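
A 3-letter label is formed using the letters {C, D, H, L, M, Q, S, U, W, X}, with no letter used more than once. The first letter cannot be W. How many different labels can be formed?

The first letter has 10−1 = 9 choices (anything except W).
The remaining 2 letters are filled from the other 9 symbols without repetition: 9 × 8 = 72.
Total: 9 × 72 = 648.

648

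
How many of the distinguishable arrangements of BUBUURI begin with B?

With the first slot taken by B, it remains to arrange the other 6 letters (UBUURI).
Those 6 letters have U appearing 3 times, giving (6)!/(3!) = 120.

120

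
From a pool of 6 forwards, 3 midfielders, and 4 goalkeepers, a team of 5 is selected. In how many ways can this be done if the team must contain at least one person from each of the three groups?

894

Unrestricted: C(13,5) = 1287 ways to pick any 5 of the 13.
Selections missing a whole group: no forwards → C(7,5) = 21; no midfielders → C(10,5) = 252; no goalkeepers → C(9,5) = 126.
Add back selections omitting two groups (i.e. drawn from a single group): C(6,5) + C(3,5) + C(4,5) = 6.
By inclusion–exclusion: 1287 − 399 + 6 = 894.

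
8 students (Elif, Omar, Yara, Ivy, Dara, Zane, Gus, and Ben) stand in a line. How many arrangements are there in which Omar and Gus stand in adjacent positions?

10080

Glue Omar and Gus into one block (2 internal orders), leaving 7 units to arrange in a row.
That gives 2 × 7! = 2 × 5040 = 10080.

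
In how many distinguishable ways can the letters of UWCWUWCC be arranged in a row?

560

Letter multiplicities in UWCWUWCC: C×3, U×2, W×3.
So there are 8! / (3!·3!·2!) = 560 distinguishable arrangements.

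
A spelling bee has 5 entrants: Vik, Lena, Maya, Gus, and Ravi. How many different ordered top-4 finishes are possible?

There are 5 choices for 1st place, 4 for 2nd, and so on down to 2 for position 4.
That gives 5 × 4 × 3 × 2 = 120.

120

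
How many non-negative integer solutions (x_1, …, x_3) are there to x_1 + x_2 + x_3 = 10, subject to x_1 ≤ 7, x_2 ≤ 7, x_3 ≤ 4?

By stars and bars, unrestricted non-negative solutions to x_1+…+x_3 = 10 number C(10+2,2) = 66.
Subtract solutions that violate a single cap (substitute x_i' = x_i − (cap_i+1)): x_1 ≥ 8 gives C(4,2) = 6; x_2 ≥ 8 gives C(4,2) = 6; x_3 ≥ 5 gives C(7,2) = 21. Together 33.
No two caps can be exceeded simultaneously, so the pair terms are all 0.
By inclusion–exclusion the count is 66 − 33 + 0 = 33.

33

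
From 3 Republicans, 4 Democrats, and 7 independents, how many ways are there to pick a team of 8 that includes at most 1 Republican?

Split by how many Republicans are chosen (0 through 1).
Sum: C(3,0)·C(11,8) + C(3,1)·C(11,7) = 165 + 990 = 1155.

1155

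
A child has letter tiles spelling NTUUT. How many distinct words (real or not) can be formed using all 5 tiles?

30

The 5 letters of NTUUT have repeats: T appearing twice and U appearing twice.
Dividing 5! = 120 by 2!·2! = 4 for the repeated letters gives 30.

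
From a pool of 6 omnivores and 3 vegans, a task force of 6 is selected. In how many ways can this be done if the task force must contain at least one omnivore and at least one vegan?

Total 6-person selections from all 9: C(9,6) = 84.
Subtract selections that omit an entire group: no omnivores → C(3,6) = 0; no vegans → C(6,6) = 1.
Both groups omitted at once is impossible, so 84 − 1 = 83.

83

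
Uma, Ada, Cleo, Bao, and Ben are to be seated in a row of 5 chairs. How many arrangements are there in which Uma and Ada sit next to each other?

Treat {Uma, Ada} as a single unit. There are 4 units to order, and the pair itself can be ordered 2 ways.
So the count is 2·(4)! = 48.

48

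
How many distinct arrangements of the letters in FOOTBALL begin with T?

With the first slot taken by T, it remains to arrange the other 7 letters (FOOBALL).
Those 7 letters have L appearing twice and O appearing twice, giving (7)!/(2!·2!) = 1260.

1260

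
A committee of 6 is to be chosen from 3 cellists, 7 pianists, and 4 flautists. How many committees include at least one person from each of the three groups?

Unrestricted: C(14,6) = 3003 ways to pick any 6 of the 14.
Selections missing a whole group: no cellists → C(11,6) = 462; no pianists → C(7,6) = 7; no flautists → C(10,6) = 210.
Add back selections omitting two groups (i.e. drawn from a single group): C(3,6) + C(7,6) + C(4,6) = 7.
By inclusion–exclusion: 3003 − 679 + 7 = 2331.

2331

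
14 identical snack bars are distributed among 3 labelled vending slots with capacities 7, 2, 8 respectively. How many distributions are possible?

9

By stars and bars, unrestricted non-negative solutions to x_1+…+x_3 = 14 number C(14+2,2) = 120.
Subtract solutions that violate a single cap (substitute x_i' = x_i − (cap_i+1)): x_1 ≥ 8 gives C(8,2) = 28; x_2 ≥ 3 gives C(13,2) = 78; x_3 ≥ 9 gives C(7,2) = 21. Together 127.
Add back pairs where two caps are both exceeded: 10 + 0 + 6 = 16.
By inclusion–exclusion the count is 120 − 127 + 16 = 9.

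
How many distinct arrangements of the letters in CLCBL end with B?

Fix B in the last position and arrange the remaining 4 letters.
Those 4 letters have C appearing twice and L appearing twice, giving (4)!/(2!·2!) = 6.

6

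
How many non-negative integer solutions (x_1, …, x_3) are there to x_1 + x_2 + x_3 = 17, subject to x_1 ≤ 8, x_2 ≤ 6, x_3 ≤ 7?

15

By stars and bars, unrestricted non-negative solutions to x_1+…+x_3 = 17 number C(17+2,2) = 171.
Subtract solutions that violate a single cap (substitute x_i' = x_i − (cap_i+1)): x_1 ≥ 9 gives C(10,2) = 45; x_2 ≥ 7 gives C(12,2) = 66; x_3 ≥ 8 gives C(11,2) = 55. Together 166.
Add back pairs where two caps are both exceeded: 3 + 1 + 6 = 10.
By inclusion–exclusion the count is 171 − 166 + 10 = 15.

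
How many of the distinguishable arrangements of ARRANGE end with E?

With the last slot taken by E, it remains to arrange the other 6 letters (ARRANG).
Those 6 letters have A appearing twice and R appearing twice, giving (6)!/(2!·2!) = 180.

180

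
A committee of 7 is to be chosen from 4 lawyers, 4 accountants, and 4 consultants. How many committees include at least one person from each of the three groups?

768

Total 7-person selections from all 12: C(12,7) = 792.
Subtract selections that omit an entire group: no lawyers → C(8,7) = 8; no accountants → C(8,7) = 8; no consultants → C(8,7) = 8.
Add back selections omitting two groups (i.e. drawn from a single group): C(4,7) + C(4,7) + C(4,7) = 0.
By inclusion–exclusion: 792 − 24 + 0 = 768.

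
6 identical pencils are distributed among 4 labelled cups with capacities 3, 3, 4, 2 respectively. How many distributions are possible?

Ignoring the caps, the number of non-negative solutions to x_1+…+x_4 = 6 is C(9,3) = 84.
Subtract solutions that violate a single cap (substitute x_i' = x_i − (cap_i+1)): x_1 ≥ 4 gives C(5,3) = 10; x_2 ≥ 4 gives C(5,3) = 10; x_3 ≥ 5 gives C(4,3) = 4; x_4 ≥ 3 gives C(6,3) = 20. Together 44.
No two caps can be exceeded simultaneously, so the pair terms are all 0.
By inclusion–exclusion the count is 84 − 44 + 0 = 40.

40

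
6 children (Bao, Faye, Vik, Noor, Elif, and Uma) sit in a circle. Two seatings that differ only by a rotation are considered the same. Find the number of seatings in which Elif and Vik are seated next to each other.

Treat {Elif, Vik} as one unit (2 internal orders) and seat the resulting 5 units around the table: (4)! circular arrangements.
So 2 × (4)! = 2 × 24 = 48.

48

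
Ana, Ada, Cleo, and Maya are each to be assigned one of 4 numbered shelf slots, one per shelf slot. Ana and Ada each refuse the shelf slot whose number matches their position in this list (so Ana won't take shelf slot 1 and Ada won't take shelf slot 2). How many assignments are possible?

Let Aᵢ (for i ∈ {1, 2}) be the placements that put person i in their forbidden shelf slot. Any j of these fix j positions, leaving (4−j)! ways to fill the rest, and there are C(2,j) ways to pick which j.
By inclusion–exclusion, the number of valid placements is Σ_{j=0}^{2} (−1)^j C(2,j)·(4−j)!.
Computing: 24 − 12 + 2 = 14.

14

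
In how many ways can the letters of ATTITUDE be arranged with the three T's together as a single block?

720

Treat the 3 copies of T as a single block. The multiset to arrange is then {TTT, A, D, E, I, U}, 6 items in all.
All 6 items are distinct, so there are (6)! = 720 arrangements.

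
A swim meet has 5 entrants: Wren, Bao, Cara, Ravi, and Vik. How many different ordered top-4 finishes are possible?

This is an ordered selection of 4 from 5: P(5,4).
That gives 5 × 4 × 3 × 2 = 120.

120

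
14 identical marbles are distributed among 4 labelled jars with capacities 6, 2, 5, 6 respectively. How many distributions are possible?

Ignoring the caps, the number of non-negative solutions to x_1+…+x_4 = 14 is C(17,3) = 680.
Subtract solutions that violate a single cap (substitute x_i' = x_i − (cap_i+1)): x_1 ≥ 7 gives C(10,3) = 120; x_2 ≥ 3 gives C(14,3) = 364; x_3 ≥ 6 gives C(11,3) = 165; x_4 ≥ 7 gives C(10,3) = 120. Together 769.
Add back pairs where two caps are both exceeded: 35 + 4 + 1 + 56 + 35 + 4 = 135.
By inclusion–exclusion the count is 680 − 769 + 135 = 46.

46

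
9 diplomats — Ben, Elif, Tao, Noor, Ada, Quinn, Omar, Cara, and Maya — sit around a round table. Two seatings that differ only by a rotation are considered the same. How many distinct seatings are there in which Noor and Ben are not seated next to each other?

30240

All circular seatings of 9 people number (8)! = 40320.
Those with Noor next to Ben: fuse the pair into one unit and seat 8 units around a circle — 2·(7)! = 10080.
Subtracting, 40320 − 10080 = 30240.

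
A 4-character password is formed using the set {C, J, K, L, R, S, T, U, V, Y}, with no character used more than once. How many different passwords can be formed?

5040

This is a permutation of 4 out of 10: P(10,4) = 10!/6!.
10 × 9 × 8 × 7 = 5040.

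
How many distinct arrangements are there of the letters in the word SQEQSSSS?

168

The 8 letters of SQEQSSSS have repeats: Q appearing twice and S appearing 5 times.
Dividing 8! = 40320 by 5!·2! = 240 for the repeated letters gives 168.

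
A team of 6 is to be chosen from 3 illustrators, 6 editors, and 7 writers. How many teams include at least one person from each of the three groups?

With no constraint there are C(16,6) = 8008 possible selections.
Selections missing a whole group: no illustrators → C(13,6) = 1716; no editors → C(10,6) = 210; no writers → C(9,6) = 84.
Add back selections omitting two groups (i.e. drawn from a single group): C(3,6) + C(6,6) + C(7,6) = 8.
By inclusion–exclusion: 8008 − 2010 + 8 = 6006.

6006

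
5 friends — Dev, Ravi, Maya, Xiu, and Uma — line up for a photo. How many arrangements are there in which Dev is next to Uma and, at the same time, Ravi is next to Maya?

24

Treat {Dev,Uma} as one block (2 orders) and {Ravi,Maya} as another (2 orders).
That leaves 3 units to arrange: 2 × 2 × 3! = 4 × 6 = 24.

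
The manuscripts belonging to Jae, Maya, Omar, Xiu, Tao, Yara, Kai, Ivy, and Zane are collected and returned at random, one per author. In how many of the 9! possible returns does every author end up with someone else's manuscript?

133496

Let Aᵢ be the assignments in which author i gets their own manuscript. We want the size of the complement of A₁∪…∪A_9.
By inclusion–exclusion this is Σ_{j=0}^{9} (−1)^j C(9,j)·(9−j)!.
Computing: 362880 − 362880 + 181440 − 60480 + 15120 − 3024 + 504 − 72 + 9 − 1 = 133496.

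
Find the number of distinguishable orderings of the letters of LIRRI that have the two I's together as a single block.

Treat the 2 copies of I as a single block. The multiset to arrange is then {II, L, R, R}, 4 items in all.
That gives (4)!/(2!) = 12 arrangements.

12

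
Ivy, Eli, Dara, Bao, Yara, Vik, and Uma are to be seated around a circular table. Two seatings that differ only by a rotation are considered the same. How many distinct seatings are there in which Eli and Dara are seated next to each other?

240

Treat {Eli, Dara} as one unit (2 internal orders) and seat the resulting 6 units around the table: (5)! circular arrangements.
So 2 × (5)! = 2 × 120 = 240.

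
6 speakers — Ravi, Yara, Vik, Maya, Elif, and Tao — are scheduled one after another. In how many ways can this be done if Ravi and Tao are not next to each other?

There are 6! = 720 arrangements in all. If Ravi and Tao are adjacent, merging them into one block gives 2·(5)! = 240 arrangements.
So 720 − 240 = 480 arrangements keep them apart.

480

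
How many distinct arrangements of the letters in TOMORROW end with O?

1260

With the last slot taken by O, it remains to arrange the other 7 letters (TMORROW).
Those 7 letters have O appearing twice and R appearing twice, giving (7)!/(2!·2!) = 1260.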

▸ PROBLEM STATEMENT:
Print exactly, and only, the lines from the line that contains "Ivy, Eli, Dara, Bao, Yara, Vik, and" through the last line of the records.

▸ TASK OUTPUT:
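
Ivy, Eli, Dara, Bao, Yara, Vik, and Uma are to be seated around a circular table. Two seatings that differ only by a rotation are considered the same. How many distinct seatings are there in which Eli and Dara are seated next to each other?

240

Treat {Eli, Dara} as one unit (2 internal orders) and seat the resulting 6 units around the table: (5)! circular arrangements.
So 2 × (5)! = 2 × 120 = 240.

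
6 speakers — Ravi, Yara, Vik, Maya, Elif, and Tao — are scheduled one after another. In how many ways can this be done if Ravi and Tao are not next to each other?

There are 6! = 720 arrangements in all. If Ravi and Tao are adjacent, merging them into one block gives 2·(5)! = 240 arrangements.
So 720 − 240 = 480 arrangements keep them apart.

480

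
How many distinct arrangements of the letters in TOMORROW end with O?

1260

With the last slot taken by O, it remains to arrange the other 7 letters (TMORROW).
Those 7 letters have O appearing twice and R appearing twice, giving (7)!/(2!·2!) = 1260.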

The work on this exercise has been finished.